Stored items
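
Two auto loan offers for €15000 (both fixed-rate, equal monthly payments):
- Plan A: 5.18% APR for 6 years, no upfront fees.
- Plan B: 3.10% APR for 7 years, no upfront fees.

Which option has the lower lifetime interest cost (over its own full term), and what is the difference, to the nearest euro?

Plan A: monthly rate = 5.18%/12 = 0.0043167; payment = 15,000 × 0.0043167 / (1 − (1+0.0043167)^−72) = €242.83.
Total interest on Plan A = 72 × €242.83 − €15,000 = €2,483.76.
Plan B: monthly rate = 3.1%/12 = 0.0025833; payment = 15,000 × 0.0025833 / (1 − (1+0.0025833)^−84) = €198.88.
Total interest on Plan B = 84 × €198.88 − €15,000 = €1,705.92.
Plan B is lower by €777.84.

Plan B by €778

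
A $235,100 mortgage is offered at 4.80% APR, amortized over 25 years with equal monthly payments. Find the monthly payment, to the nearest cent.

$1,347.12

At 4.80% the monthly rate is 0.0040000, so the payment is 235,100 × 0.0040000 / (1 − 1.0040000^−300) = $1,347.12.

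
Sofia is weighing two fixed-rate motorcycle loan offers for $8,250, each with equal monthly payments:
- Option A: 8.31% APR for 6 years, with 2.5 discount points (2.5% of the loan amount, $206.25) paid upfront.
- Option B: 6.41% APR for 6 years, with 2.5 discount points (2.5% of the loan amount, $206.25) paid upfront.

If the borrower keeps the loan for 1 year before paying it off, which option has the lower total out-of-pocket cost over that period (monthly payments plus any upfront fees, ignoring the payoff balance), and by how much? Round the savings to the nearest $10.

Option B by $90

Option A: monthly rate = 8.31%/12 = 0.0069250; payment = 8,250 × 0.0069250 / (1 − (1+0.0069250)^−72) = $145.90.
Option B: at 6.41% the monthly rate is 0.0053417, so the payment is 8,250 × 0.0053417 / (1 − 1.0053417^−72) = $138.33.
Over 12 months: Option A costs 12 × $145.90 + $206.25 = $1,957.05; Option B costs 12 × $138.33 + $206.25 = $1,866.21.
Option B is cheaper by $1,957.05 − $1,866.21 = $90.84.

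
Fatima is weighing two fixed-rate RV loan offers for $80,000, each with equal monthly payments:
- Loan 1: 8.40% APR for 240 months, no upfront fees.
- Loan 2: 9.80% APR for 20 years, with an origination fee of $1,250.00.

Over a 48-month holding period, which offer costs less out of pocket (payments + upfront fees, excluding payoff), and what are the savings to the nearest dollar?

Loan 1 by $4,718

Loan 1: monthly rate = 8.4%/12 = 0.0070000; payment = 80,000 × 0.0070000 / (1 − (1+0.0070000)^−240) = $689.20.
Loan 2: at 9.80% the monthly rate is 0.0081667, so the payment is 80,000 × 0.0081667 / (1 − 1.0081667^−240) = $761.45.
Over 48 months: Loan 1 costs 48 × $689.20 = $33,081.60; Loan 2 costs 48 × $761.45 + $1,250.00 = $37,799.60.
Loan 1 is cheaper by $37,799.60 − $33,081.60 = $4,718.00.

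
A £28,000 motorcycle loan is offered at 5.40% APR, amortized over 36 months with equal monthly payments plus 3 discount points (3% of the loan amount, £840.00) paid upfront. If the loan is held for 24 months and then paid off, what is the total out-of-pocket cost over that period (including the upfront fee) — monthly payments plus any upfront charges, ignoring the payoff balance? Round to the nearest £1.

£21,101

Monthly rate = 5.4%/12 = 0.0045000; payment = 28,000 × 0.0045000 / (1 − (1+0.0045000)^−36) = £844.22.
Total outlay = 24 × £844.22 + £840.00 = £21,101.28.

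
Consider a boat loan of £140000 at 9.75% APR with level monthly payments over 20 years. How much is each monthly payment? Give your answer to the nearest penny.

Monthly rate = 9.75%/12 = 0.0081250; payment = 140,000 × 0.0081250 / (1 − (1+0.0081250)^−240) = £1,327.92.

£1,327.92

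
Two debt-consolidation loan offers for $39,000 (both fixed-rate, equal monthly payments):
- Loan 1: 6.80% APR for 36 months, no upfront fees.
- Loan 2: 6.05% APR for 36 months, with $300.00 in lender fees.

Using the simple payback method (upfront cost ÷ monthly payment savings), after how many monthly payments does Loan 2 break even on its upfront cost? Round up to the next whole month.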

Exercise goal:
Copy each line of the data above without altering a single character.

Exercise result:
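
Two auto loan offers for €15000 (both fixed-rate, equal monthly payments):
- Plan A: 5.18% APR for 6 years, no upfront fees.
- Plan B: 3.10% APR for 7 years, no upfront fees.

Which option has the lower lifetime interest cost (over its own full term), and what is the difference, to the nearest euro?

Plan A: monthly rate = 5.18%/12 = 0.0043167; payment = 15,000 × 0.0043167 / (1 − (1+0.0043167)^−72) = €242.83.
Total interest on Plan A = 72 × €242.83 − €15,000 = €2,483.76.
Plan B: monthly rate = 3.1%/12 = 0.0025833; payment = 15,000 × 0.0025833 / (1 − (1+0.0025833)^−84) = €198.88.
Total interest on Plan B = 84 × €198.88 − €15,000 = €1,705.92.
Plan B is lower by €777.84.

Plan B by €778

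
A $235,100 mortgage is offered at 4.80% APR, amortized over 25 years with equal monthly payments. Find the monthly payment, to the nearest cent.

$1,347.12

At 4.80% the monthly rate is 0.0040000, so the payment is 235,100 × 0.0040000 / (1 − 1.0040000^−300) = $1,347.12.

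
Sofia is weighing two fixed-rate motorcycle loan offers for $8,250, each with equal monthly payments:
- Option A: 8.31% APR for 6 years, with 2.5 discount points (2.5% of the loan amount, $206.25) paid upfront.
- Option B: 6.41% APR for 6 years, with 2.5 discount points (2.5% of the loan amount, $206.25) paid upfront.

If the borrower keeps the loan for 1 year before paying it off, which option has the lower total out-of-pocket cost over that period (monthly payments plus any upfront fees, ignoring the payoff balance), and by how much? Round the savings to the nearest $10.

Option B by $90

Option A: monthly rate = 8.31%/12 = 0.0069250; payment = 8,250 × 0.0069250 / (1 − (1+0.0069250)^−72) = $145.90.
Option B: at 6.41% the monthly rate is 0.0053417, so the payment is 8,250 × 0.0053417 / (1 − 1.0053417^−72) = $138.33.
Over 12 months: Option A costs 12 × $145.90 + $206.25 = $1,957.05; Option B costs 12 × $138.33 + $206.25 = $1,866.21.
Option B is cheaper by $1,957.05 − $1,866.21 = $90.84.

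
Fatima is weighing two fixed-rate RV loan offers for $80,000, each with equal monthly payments:
- Loan 1: 8.40% APR for 240 months, no upfront fees.
- Loan 2: 9.80% APR for 20 years, with an origination fee of $1,250.00.

Over a 48-month holding period, which offer costs less out of pocket (payments + upfront fees, excluding payoff), and what are the savings to the nearest dollar?

Loan 1 by $4,718

Loan 1: monthly rate = 8.4%/12 = 0.0070000; payment = 80,000 × 0.0070000 / (1 − (1+0.0070000)^−240) = $689.20.
Loan 2: at 9.80% the monthly rate is 0.0081667, so the payment is 80,000 × 0.0081667 / (1 − 1.0081667^−240) = $761.45.
Over 48 months: Loan 1 costs 48 × $689.20 = $33,081.60; Loan 2 costs 48 × $761.45 + $1,250.00 = $37,799.60.
Loan 1 is cheaper by $37,799.60 − $33,081.60 = $4,718.00.

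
A £28,000 motorcycle loan is offered at 5.40% APR, amortized over 36 months with equal monthly payments plus 3 discount points (3% of the loan amount, £840.00) paid upfront. If the loan is held for 24 months and then paid off, what is the total out-of-pocket cost over that period (including the upfront fee) — monthly payments plus any upfront charges, ignoring the payoff balance? Round to the nearest £1.

£21,101

Monthly rate = 5.4%/12 = 0.0045000; payment = 28,000 × 0.0045000 / (1 − (1+0.0045000)^−36) = £844.22.
Total outlay = 24 × £844.22 + £840.00 = £21,101.28.

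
Consider a boat loan of £140000 at 9.75% APR with level monthly payments over 20 years. How much is each monthly payment? Give your answer to the nearest penny.

Monthly rate = 9.75%/12 = 0.0081250; payment = 140,000 × 0.0081250 / (1 − (1+0.0081250)^−240) = £1,327.92.

£1,327.92

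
Two debt-consolidation loan offers for $39,000 (both fixed-rate, equal monthly payments):
- Loan 1: 6.80% APR for 36 months, no upfront fees.
- Loan 2: 6.05% APR for 36 months, with $300.00 in lender fees.

Using the simple payback method (upfront cost ÷ monthly payment savings), after how many monthly payments does Loan 2 break even on its upfront cost? Round up to the next whole month.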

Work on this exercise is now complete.